▸ TO DO
State only the number of lines below where the word "revised" is found.

________________________________________

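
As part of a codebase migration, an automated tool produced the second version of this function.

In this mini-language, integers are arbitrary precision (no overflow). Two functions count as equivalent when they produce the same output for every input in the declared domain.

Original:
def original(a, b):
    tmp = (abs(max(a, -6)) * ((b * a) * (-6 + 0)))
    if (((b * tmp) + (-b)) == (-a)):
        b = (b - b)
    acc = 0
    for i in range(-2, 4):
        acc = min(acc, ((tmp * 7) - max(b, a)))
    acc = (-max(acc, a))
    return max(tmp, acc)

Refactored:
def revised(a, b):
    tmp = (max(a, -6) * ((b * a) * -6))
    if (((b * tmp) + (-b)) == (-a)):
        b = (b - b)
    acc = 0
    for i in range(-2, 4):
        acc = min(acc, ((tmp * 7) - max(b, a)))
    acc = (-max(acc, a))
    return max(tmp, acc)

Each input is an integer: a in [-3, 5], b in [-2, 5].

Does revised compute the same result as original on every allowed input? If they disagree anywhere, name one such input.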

________________________________________

▸ TASK RESPONSE
2